▶ _What this task involves_
Those lines of the data that hold the word "numbered" are to be copied out.

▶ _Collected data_
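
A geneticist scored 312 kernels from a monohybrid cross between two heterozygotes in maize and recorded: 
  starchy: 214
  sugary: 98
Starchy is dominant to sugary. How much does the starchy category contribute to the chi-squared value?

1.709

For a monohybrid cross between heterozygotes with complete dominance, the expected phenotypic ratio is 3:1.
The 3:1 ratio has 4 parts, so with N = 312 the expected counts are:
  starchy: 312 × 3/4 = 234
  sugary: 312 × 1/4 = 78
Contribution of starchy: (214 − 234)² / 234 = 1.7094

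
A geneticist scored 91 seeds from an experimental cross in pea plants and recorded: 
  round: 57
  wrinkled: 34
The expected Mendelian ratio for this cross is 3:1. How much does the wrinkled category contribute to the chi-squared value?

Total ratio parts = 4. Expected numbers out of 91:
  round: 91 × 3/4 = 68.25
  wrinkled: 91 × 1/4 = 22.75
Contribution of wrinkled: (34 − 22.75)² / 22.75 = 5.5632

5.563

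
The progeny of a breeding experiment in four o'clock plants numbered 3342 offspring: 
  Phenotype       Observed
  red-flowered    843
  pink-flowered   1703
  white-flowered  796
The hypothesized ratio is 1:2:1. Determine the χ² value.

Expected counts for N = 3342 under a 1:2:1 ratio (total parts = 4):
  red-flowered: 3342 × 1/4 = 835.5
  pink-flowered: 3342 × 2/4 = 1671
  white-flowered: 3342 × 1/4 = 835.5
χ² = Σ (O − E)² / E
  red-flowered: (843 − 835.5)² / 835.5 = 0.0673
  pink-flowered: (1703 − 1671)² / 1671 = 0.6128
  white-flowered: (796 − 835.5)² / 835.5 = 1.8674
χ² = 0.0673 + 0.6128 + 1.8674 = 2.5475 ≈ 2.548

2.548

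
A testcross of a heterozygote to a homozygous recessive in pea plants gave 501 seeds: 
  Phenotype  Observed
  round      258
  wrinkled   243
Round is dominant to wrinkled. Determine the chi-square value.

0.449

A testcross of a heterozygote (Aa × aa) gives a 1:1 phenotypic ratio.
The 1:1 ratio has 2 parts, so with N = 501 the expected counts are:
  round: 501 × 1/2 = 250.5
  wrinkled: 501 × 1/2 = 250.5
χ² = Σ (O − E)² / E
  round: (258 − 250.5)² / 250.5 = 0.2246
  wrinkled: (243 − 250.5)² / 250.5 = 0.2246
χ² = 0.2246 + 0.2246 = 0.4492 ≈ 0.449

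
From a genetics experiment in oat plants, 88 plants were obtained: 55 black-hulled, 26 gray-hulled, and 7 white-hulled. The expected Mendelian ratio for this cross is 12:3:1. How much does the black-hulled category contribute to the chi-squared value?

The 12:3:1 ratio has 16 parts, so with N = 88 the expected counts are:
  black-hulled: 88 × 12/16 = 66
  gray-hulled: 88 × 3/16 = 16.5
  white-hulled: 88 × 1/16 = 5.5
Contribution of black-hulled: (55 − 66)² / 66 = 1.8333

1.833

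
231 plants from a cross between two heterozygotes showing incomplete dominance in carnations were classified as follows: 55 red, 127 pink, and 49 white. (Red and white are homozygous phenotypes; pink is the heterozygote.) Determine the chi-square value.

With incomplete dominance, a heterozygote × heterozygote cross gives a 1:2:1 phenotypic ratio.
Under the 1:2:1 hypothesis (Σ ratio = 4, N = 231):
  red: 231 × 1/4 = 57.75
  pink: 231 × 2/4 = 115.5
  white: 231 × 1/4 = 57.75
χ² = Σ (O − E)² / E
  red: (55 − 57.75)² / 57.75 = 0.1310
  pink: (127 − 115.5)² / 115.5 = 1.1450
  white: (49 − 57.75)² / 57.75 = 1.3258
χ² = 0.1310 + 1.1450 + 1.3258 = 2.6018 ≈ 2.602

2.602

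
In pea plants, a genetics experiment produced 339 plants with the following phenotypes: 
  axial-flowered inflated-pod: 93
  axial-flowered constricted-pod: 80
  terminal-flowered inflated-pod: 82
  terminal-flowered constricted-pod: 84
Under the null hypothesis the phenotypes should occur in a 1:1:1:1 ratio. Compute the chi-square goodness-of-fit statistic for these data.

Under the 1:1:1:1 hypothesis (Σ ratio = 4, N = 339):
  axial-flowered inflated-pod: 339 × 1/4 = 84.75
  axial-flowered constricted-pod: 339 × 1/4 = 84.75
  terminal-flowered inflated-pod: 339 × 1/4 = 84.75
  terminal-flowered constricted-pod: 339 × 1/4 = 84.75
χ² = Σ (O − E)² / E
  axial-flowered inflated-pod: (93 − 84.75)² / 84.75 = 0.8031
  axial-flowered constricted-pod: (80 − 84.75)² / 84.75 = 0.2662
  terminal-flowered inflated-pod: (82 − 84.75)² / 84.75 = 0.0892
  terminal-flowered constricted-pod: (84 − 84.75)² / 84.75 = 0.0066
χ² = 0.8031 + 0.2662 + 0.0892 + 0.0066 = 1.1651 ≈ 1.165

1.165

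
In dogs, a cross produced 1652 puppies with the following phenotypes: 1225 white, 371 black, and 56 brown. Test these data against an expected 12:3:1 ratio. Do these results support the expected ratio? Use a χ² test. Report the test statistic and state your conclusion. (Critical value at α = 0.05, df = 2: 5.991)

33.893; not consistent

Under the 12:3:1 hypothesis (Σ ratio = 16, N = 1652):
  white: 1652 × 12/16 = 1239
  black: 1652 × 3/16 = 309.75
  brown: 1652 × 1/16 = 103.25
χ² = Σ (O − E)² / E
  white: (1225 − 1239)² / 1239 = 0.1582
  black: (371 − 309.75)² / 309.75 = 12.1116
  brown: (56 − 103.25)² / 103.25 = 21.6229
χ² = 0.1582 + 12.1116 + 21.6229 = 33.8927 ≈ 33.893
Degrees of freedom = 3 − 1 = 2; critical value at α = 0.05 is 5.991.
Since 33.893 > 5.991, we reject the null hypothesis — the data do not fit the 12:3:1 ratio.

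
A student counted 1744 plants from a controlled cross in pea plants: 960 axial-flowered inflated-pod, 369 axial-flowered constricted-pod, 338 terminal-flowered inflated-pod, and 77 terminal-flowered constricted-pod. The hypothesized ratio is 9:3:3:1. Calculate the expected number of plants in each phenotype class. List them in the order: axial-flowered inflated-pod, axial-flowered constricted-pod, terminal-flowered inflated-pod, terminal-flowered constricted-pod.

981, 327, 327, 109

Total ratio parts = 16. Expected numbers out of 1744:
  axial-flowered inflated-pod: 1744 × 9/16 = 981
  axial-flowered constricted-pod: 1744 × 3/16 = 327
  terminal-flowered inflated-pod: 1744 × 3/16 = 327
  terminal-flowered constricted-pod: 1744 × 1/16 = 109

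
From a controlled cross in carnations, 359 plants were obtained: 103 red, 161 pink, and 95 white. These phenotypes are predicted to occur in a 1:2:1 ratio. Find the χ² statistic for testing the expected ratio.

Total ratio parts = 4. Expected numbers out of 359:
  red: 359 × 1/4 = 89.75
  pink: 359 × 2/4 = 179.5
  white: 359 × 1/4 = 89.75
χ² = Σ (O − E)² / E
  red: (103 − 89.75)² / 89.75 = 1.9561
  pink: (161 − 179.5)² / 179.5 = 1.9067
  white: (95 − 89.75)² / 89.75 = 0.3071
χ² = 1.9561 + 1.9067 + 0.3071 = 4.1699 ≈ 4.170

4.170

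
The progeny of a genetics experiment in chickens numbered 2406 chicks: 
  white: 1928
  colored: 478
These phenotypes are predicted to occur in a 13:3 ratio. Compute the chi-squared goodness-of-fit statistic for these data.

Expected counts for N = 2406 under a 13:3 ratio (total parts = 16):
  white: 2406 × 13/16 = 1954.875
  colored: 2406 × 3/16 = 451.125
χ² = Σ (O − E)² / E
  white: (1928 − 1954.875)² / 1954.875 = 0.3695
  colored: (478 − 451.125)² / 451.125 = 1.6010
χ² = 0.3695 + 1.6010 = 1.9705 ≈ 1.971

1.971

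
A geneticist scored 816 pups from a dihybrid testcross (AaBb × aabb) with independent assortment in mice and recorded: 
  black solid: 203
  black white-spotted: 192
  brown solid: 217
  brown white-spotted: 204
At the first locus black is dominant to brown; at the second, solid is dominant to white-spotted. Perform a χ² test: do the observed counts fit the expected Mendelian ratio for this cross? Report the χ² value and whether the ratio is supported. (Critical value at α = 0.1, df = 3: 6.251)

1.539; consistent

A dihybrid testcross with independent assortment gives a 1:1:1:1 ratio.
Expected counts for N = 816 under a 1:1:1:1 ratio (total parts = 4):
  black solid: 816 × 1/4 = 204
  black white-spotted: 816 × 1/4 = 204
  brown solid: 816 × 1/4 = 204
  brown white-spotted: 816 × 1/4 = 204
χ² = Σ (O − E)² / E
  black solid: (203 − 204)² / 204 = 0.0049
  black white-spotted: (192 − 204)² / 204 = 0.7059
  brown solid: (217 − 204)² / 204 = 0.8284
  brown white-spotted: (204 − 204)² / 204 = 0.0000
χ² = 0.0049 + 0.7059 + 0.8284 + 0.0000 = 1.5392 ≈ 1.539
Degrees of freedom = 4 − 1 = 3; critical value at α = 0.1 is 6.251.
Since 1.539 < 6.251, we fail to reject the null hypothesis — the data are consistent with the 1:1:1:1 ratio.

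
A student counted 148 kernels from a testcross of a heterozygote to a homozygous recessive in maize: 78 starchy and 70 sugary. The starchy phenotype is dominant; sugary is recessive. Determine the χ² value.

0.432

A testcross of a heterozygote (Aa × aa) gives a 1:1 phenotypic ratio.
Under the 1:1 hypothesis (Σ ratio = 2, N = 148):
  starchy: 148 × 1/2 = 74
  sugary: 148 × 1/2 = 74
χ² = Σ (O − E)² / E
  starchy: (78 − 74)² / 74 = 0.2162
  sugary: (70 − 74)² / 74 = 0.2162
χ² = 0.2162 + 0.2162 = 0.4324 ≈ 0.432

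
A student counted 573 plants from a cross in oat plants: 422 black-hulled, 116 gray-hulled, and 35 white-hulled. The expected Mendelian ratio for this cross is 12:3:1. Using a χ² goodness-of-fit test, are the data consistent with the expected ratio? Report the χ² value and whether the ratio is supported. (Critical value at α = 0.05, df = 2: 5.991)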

▶ _Response_
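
The progeny of a breeding experiment in four o'clock plants numbered 3342 offspring: 
The progeny of a genetics experiment in chickens numbered 2406 chicks: 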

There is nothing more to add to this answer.